**Action item:** Print the listing exactly.
==== Material provided
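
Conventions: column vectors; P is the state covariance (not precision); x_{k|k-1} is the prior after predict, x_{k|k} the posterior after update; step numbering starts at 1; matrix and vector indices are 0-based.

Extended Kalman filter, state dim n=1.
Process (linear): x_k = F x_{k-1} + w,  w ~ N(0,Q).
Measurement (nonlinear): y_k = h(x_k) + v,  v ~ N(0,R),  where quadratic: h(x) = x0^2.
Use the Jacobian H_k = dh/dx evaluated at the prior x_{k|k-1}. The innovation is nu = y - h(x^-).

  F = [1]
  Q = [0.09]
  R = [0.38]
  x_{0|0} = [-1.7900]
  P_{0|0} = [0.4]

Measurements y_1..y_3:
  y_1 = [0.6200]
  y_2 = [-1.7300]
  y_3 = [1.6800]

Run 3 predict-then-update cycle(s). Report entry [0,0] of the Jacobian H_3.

H_jac[0,0] = -0.6056

step 1: x^-=[-1.7900]  P^-=[0.4900]  H_jac=[-3.5800]  S=[6.6600]  K=[-0.2634]  nu=[-2.5841]  x^+=[-1.1094]  P^+=[0.0280]
step 2: x^-=[-1.1094]  P^-=[0.1180]  H_jac=[-2.2187]  S=[0.9607]  K=[-0.2724]  nu=[-2.9607]  x^+=[-0.3028]  P^+=[0.0467]
step 3: x^-=[-0.3028]  P^-=[0.1367]  H_jac=[-0.6056]  S=[0.4301]  K=[-0.1924]  nu=[1.5883]  x^+=[-0.6084]  P^+=[0.1207]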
========
**Problem solution:**
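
Conventions: column vectors; P is the state covariance (not precision); x_{k|k-1} is the prior after predict, x_{k|k} the posterior after update; step numbering starts at 1; matrix and vector indices are 0-based.

Extended Kalman filter, state dim n=1.
Process (linear): x_k = F x_{k-1} + w,  w ~ N(0,Q).
Measurement (nonlinear): y_k = h(x_k) + v,  v ~ N(0,R),  where quadratic: h(x) = x0^2.
Use the Jacobian H_k = dh/dx evaluated at the prior x_{k|k-1}. The innovation is nu = y - h(x^-).

  F = [1]
  Q = [0.09]
  R = [0.38]
  x_{0|0} = [-1.7900]
  P_{0|0} = [0.4]

Measurements y_1..y_3:
  y_1 = [0.6200]
  y_2 = [-1.7300]
  y_3 = [1.6800]

Run 3 predict-then-update cycle(s). Report entry [0,0] of the Jacobian H_3.

H_jac[0,0] = -0.6056

step 1: x^-=[-1.7900]  P^-=[0.4900]  H_jac=[-3.5800]  S=[6.6600]  K=[-0.2634]  nu=[-2.5841]  x^+=[-1.1094]  P^+=[0.0280]
step 2: x^-=[-1.1094]  P^-=[0.1180]  H_jac=[-2.2187]  S=[0.9607]  K=[-0.2724]  nu=[-2.9607]  x^+=[-0.3028]  P^+=[0.0467]
step 3: x^-=[-0.3028]  P^-=[0.1367]  H_jac=[-0.6056]  S=[0.4301]  K=[-0.1924]  nu=[1.5883]  x^+=[-0.6084]  P^+=[0.1207]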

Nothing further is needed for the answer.